→ WHAT YOU NEED TO DO
Give back every record below, character for character.

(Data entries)
━━━━━━━━━━━━━━━━

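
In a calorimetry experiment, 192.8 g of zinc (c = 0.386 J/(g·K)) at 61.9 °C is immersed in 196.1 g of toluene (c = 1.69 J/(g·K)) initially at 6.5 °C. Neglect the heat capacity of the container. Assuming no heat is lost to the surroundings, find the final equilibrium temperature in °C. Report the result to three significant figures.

T_f = 16.7 °C

Heat lost by zinc = heat gained by toluene.
(192.8)(0.386)(61.9 − T) = (196.1)(1.69)(T − 6.5)
74.4208 (61.9 − T) = 331.409 (T − 6.5)
4606.6 − 74.4208 T = 331.409 T − 2154.2
6760.8 = 405.8298 T
T = 16.66 °C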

━━━━━━━━━━━━━━━━

→ OUTPUT OF THE TASK
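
In a calorimetry experiment, 192.8 g of zinc (c = 0.386 J/(g·K)) at 61.9 °C is immersed in 196.1 g of toluene (c = 1.69 J/(g·K)) initially at 6.5 °C. Neglect the heat capacity of the container. Assuming no heat is lost to the surroundings, find the final equilibrium temperature in °C. Report the result to three significant figures.

T_f = 16.7 °C

Heat lost by zinc = heat gained by toluene.
(192.8)(0.386)(61.9 − T) = (196.1)(1.69)(T − 6.5)
74.4208 (61.9 − T) = 331.409 (T − 6.5)
4606.6 − 74.4208 T = 331.409 T − 2154.2
6760.8 = 405.8298 T
T = 16.66 °C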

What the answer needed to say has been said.